Task statement: Among the entries below, only the lines starting at the one with "I1 has children: C, I0, E, G" and ending at the one with "Leaves: A, C, E, G, J, M, N, U, W", both included, are to be printed exactly.

Data for this exercise:

----------

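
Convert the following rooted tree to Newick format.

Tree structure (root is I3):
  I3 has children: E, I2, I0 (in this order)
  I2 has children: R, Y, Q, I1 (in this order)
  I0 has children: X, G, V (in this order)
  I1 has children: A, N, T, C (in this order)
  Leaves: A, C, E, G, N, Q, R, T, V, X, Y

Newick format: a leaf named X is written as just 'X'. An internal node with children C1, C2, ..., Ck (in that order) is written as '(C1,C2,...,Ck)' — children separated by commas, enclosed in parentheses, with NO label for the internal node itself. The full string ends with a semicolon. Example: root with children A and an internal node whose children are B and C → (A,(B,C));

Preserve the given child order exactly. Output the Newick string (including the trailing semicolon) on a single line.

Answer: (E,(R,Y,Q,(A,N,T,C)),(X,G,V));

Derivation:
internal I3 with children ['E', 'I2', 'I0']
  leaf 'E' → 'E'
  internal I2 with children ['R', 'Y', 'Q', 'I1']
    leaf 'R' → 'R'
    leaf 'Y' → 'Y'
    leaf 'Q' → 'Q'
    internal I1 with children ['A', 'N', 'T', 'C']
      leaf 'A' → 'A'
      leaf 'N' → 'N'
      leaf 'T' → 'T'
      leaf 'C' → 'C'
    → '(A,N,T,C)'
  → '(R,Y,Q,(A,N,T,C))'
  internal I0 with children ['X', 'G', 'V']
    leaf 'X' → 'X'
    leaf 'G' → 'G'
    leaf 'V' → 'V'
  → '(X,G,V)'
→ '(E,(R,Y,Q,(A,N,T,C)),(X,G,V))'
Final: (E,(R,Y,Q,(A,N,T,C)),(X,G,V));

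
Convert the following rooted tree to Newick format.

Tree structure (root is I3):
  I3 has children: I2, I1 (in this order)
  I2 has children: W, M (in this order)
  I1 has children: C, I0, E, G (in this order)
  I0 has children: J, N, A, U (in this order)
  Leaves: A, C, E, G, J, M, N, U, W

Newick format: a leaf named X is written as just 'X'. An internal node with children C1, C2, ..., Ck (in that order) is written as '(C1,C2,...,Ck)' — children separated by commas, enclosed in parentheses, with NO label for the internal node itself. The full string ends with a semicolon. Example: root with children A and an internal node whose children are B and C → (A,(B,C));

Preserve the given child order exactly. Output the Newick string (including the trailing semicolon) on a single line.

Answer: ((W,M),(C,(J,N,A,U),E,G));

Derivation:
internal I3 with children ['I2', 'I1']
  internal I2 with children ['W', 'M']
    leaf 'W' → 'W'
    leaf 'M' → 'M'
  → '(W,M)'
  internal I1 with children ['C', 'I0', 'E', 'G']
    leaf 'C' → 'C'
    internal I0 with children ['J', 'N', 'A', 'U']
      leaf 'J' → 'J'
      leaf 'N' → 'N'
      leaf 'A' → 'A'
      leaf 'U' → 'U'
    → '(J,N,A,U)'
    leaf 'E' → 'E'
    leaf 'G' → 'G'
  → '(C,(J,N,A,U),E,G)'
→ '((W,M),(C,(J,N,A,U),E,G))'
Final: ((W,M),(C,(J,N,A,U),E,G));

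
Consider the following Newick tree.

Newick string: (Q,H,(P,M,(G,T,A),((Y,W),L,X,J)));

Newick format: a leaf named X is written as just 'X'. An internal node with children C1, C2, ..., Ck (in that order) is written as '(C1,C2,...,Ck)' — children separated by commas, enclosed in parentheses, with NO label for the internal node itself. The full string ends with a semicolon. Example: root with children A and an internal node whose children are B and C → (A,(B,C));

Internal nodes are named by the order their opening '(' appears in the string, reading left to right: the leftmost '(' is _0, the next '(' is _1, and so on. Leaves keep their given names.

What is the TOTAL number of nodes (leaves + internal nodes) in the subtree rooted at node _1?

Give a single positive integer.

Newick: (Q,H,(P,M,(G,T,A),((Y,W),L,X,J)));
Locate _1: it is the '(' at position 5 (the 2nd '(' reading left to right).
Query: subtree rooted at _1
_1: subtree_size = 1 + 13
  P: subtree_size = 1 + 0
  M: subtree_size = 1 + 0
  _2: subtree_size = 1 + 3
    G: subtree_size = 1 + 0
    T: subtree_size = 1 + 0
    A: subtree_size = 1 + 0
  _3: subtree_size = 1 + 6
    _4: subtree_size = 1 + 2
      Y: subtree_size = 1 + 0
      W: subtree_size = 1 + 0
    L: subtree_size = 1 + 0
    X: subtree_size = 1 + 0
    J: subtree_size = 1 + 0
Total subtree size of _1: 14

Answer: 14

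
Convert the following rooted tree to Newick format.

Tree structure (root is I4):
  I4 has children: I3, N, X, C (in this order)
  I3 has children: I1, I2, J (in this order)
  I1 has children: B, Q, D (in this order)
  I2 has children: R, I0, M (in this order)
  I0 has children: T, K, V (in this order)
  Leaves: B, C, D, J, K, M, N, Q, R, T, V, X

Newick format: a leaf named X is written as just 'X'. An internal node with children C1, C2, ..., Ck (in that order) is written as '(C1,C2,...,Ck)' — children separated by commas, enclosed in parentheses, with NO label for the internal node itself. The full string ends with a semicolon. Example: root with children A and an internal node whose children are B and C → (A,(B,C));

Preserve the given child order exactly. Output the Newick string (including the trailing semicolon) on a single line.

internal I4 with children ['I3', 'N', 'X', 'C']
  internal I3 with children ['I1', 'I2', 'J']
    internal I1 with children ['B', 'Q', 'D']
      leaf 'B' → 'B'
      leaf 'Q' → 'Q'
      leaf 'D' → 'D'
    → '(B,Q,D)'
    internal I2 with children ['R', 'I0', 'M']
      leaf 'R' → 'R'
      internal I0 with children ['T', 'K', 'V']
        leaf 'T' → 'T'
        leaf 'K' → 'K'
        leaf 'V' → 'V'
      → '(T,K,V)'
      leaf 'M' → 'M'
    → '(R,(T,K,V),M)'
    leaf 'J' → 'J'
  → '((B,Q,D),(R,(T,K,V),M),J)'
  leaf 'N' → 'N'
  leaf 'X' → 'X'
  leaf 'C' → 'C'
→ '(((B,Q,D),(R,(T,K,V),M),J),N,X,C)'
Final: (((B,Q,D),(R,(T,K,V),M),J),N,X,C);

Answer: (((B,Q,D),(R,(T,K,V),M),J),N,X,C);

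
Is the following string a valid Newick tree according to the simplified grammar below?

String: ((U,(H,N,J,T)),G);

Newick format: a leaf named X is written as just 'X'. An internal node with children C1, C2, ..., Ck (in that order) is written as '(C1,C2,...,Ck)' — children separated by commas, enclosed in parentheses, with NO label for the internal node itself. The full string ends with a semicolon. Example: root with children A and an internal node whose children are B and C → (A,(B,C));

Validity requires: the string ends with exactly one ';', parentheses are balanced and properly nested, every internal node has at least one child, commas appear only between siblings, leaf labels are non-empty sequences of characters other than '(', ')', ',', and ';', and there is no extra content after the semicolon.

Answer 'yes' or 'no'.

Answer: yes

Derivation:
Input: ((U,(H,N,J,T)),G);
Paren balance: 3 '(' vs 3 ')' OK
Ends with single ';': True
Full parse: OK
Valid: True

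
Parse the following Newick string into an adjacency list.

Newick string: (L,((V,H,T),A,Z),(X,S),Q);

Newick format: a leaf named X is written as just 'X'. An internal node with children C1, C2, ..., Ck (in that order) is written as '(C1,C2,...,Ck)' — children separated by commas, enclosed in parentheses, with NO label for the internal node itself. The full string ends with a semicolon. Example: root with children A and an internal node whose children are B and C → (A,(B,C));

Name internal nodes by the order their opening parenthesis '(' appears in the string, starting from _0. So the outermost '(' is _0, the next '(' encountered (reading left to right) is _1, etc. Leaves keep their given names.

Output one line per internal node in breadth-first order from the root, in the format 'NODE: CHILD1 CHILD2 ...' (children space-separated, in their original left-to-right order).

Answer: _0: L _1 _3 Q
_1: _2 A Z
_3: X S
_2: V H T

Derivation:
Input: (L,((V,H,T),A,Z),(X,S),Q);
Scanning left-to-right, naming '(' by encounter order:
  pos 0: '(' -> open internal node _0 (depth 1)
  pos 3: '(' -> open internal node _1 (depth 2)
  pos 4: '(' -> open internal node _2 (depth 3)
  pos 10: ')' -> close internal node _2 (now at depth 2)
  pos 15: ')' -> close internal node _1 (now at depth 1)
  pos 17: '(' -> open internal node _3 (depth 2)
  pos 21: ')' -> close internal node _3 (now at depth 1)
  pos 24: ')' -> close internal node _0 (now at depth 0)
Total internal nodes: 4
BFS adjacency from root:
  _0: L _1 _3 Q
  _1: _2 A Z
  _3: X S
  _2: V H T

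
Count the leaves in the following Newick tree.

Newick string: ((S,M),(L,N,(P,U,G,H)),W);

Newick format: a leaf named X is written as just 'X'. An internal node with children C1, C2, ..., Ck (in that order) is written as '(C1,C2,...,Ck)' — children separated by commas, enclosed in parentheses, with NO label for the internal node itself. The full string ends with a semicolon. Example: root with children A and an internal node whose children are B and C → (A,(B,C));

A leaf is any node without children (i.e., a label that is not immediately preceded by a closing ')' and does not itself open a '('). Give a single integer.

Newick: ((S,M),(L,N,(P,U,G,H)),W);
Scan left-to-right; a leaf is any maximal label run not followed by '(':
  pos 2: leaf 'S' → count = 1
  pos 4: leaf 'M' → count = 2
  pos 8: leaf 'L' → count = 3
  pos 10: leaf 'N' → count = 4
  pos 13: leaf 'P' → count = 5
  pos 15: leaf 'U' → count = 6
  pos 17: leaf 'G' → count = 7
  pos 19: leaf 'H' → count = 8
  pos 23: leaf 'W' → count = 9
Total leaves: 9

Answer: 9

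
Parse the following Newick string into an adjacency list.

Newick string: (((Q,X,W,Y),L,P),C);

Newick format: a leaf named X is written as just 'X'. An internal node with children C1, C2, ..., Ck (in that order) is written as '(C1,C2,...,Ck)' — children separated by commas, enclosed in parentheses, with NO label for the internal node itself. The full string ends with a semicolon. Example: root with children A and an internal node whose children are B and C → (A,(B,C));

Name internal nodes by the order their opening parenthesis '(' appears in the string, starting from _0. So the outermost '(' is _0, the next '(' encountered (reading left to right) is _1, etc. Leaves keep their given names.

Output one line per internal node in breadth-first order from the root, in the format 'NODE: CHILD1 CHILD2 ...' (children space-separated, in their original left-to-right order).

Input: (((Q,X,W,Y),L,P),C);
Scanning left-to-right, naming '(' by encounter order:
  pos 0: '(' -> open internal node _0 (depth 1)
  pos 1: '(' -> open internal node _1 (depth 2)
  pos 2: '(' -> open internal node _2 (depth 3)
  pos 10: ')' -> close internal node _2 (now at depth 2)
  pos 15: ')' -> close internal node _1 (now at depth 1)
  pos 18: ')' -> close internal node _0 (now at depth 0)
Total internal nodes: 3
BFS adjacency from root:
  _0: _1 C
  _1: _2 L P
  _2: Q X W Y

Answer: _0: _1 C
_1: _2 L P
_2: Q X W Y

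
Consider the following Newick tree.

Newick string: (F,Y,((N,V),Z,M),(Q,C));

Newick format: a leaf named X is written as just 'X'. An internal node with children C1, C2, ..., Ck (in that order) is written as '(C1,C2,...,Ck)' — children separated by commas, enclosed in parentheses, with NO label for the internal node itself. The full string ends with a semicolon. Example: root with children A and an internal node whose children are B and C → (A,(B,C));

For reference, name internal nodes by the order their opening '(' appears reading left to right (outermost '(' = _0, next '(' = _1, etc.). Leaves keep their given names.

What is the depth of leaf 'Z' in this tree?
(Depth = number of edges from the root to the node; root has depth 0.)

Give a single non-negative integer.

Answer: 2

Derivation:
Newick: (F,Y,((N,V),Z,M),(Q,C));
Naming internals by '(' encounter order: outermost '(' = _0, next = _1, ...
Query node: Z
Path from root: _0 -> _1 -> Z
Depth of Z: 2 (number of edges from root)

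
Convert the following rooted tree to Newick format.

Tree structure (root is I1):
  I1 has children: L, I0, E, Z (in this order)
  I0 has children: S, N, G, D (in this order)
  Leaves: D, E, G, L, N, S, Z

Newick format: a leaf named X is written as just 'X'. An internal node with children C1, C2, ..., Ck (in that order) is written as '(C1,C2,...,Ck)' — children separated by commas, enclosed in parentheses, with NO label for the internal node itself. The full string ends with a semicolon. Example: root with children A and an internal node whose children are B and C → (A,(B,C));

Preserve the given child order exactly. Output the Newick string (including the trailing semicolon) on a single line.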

----------

Problem solution:
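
  I1 has children: C, I0, E, G (in this order)
  I0 has children: J, N, A, U (in this order)
  Leaves: A, C, E, G, J, M, N, U, W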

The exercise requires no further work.